▶ _What the task asks_
Only those lines running from the line that contains "Count the positive" through the end of the material are to be written out, each exactly as shown.
BEGIN Stored data
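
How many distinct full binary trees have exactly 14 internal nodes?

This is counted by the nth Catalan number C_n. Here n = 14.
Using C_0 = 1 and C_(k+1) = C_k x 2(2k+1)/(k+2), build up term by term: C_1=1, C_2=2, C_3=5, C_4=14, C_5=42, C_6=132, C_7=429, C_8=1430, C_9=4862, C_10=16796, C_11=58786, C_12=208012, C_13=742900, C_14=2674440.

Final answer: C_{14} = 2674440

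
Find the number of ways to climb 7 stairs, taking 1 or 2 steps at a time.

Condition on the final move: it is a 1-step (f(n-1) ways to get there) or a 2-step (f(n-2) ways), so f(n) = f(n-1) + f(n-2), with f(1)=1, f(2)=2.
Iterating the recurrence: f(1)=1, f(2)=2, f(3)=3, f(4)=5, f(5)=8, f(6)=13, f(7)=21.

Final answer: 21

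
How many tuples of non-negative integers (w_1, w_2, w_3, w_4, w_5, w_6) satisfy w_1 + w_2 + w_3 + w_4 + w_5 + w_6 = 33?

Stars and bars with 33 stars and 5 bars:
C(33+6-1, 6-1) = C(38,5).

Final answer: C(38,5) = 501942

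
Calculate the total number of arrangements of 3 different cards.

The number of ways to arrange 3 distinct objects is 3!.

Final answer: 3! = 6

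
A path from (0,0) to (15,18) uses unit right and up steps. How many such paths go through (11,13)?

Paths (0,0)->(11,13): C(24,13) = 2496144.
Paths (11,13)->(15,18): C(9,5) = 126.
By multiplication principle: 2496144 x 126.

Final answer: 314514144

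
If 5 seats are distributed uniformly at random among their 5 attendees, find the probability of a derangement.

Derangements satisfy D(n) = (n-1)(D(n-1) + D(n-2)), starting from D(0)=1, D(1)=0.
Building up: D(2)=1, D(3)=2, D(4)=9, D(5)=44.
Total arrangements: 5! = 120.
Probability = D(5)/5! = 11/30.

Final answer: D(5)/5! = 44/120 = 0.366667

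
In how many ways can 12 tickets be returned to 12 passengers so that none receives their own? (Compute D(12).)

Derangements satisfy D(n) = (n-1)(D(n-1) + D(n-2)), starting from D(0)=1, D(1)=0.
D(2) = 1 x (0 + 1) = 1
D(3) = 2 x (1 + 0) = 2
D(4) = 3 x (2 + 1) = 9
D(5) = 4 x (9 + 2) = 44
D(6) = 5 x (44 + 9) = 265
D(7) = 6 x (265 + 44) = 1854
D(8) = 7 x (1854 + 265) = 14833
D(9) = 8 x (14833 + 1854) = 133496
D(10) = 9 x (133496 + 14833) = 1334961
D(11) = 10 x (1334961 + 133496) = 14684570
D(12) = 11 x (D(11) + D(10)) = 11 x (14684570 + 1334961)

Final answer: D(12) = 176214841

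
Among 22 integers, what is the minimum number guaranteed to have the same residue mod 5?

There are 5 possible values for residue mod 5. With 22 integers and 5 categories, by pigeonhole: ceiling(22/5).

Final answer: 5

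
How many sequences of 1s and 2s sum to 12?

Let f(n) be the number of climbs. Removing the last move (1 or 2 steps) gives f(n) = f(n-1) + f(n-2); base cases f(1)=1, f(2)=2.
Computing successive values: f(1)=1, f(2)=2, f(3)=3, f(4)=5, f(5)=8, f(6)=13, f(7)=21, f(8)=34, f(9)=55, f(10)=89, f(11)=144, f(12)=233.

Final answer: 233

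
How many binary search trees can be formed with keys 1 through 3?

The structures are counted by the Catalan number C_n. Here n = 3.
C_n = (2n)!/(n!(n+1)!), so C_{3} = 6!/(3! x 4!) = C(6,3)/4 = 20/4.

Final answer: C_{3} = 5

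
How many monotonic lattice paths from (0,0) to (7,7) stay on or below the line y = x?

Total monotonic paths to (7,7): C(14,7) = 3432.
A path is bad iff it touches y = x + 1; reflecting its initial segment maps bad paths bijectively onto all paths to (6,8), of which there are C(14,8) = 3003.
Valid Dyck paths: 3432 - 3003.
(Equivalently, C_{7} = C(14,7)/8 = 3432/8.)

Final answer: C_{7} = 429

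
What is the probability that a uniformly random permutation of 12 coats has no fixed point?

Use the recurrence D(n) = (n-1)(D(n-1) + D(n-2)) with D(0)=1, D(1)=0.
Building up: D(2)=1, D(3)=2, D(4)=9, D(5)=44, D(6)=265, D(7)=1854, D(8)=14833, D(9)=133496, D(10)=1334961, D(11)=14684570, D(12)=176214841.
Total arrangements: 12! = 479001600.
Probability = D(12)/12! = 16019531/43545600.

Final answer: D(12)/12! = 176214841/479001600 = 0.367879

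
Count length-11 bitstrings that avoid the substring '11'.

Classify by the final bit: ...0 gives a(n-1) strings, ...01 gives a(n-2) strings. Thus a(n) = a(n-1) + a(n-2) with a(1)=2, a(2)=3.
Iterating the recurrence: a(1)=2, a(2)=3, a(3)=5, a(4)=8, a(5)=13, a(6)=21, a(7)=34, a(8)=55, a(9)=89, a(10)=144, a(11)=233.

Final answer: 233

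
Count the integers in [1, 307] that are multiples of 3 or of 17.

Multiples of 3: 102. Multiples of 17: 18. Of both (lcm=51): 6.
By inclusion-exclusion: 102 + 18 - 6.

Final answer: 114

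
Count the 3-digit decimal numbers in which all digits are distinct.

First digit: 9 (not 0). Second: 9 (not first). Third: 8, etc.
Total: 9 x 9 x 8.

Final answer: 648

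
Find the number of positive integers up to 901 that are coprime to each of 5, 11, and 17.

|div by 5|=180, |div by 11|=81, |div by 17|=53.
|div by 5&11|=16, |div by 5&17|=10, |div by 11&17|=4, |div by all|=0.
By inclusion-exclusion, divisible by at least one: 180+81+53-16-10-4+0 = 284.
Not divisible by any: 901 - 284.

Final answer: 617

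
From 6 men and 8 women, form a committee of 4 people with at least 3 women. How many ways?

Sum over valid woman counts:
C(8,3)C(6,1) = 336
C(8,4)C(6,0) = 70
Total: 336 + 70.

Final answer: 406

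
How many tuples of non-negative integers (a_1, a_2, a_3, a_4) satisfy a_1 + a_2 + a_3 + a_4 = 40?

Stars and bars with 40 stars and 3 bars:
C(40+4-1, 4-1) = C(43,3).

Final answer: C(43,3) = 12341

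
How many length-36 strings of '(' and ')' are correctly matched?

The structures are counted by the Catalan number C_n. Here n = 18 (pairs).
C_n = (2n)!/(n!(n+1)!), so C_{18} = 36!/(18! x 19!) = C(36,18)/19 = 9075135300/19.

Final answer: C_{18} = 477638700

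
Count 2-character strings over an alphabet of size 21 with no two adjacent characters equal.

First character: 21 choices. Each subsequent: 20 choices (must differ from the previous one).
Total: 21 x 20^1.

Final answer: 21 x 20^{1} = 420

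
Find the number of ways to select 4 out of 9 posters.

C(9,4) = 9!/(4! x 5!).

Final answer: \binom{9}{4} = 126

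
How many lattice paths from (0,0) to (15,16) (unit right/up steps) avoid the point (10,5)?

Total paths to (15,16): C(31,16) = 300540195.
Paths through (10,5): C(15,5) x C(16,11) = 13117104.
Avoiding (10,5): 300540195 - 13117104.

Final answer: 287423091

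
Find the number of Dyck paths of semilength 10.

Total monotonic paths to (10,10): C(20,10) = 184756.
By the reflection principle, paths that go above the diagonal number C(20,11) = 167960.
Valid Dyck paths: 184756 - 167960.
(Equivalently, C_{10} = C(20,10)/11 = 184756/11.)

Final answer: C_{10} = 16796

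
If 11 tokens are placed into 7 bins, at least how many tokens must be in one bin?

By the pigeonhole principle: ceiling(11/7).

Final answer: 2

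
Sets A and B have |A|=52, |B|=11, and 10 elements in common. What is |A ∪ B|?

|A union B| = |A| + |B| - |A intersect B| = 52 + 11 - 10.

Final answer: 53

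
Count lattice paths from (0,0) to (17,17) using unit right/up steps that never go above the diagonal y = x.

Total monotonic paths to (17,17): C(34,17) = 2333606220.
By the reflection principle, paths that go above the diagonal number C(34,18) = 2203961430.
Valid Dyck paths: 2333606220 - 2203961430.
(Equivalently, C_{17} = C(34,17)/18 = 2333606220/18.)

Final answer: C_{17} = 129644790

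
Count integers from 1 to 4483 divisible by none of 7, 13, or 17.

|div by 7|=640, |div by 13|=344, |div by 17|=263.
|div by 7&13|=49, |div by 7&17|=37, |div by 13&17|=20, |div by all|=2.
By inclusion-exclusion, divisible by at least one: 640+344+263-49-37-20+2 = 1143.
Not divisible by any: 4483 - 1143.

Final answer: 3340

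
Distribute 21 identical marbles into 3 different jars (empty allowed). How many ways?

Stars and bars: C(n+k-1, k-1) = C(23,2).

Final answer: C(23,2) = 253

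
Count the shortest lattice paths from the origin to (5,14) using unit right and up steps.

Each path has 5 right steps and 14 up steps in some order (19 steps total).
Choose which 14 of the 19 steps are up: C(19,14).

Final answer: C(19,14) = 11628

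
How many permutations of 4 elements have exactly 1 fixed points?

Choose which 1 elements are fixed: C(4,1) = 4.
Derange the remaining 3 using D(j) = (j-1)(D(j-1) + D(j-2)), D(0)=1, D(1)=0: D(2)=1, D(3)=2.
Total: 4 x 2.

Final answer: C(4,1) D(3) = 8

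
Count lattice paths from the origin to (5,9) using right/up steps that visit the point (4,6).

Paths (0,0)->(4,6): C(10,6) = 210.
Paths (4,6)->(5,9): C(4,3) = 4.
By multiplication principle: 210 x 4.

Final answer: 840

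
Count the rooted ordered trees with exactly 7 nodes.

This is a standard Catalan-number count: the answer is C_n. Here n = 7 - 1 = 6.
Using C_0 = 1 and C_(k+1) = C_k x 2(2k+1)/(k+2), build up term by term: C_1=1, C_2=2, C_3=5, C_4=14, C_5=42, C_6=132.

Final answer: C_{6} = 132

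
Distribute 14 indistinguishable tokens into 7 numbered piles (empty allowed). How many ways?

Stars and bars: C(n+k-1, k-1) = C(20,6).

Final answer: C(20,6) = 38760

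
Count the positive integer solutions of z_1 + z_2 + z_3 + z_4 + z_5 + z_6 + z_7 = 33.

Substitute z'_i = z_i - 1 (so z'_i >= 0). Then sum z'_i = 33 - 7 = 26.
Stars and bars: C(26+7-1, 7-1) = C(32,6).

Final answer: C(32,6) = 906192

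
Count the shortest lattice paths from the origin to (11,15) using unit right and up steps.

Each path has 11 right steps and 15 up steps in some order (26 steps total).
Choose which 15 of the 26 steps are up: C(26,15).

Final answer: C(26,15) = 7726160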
END Stored data
▶ _Written answer_
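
Count the positive integer solutions of z_1 + z_2 + z_3 + z_4 + z_5 + z_6 + z_7 = 33.

Substitute z'_i = z_i - 1 (so z'_i >= 0). Then sum z'_i = 33 - 7 = 26.
Stars and bars: C(26+7-1, 7-1) = C(32,6).

Final answer: C(32,6) = 906192

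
Count the shortest lattice paths from the origin to (11,15) using unit right and up steps.

Each path has 11 right steps and 15 up steps in some order (26 steps total).
Choose which 15 of the 26 steps are up: C(26,15).

Final answer: C(26,15) = 7726160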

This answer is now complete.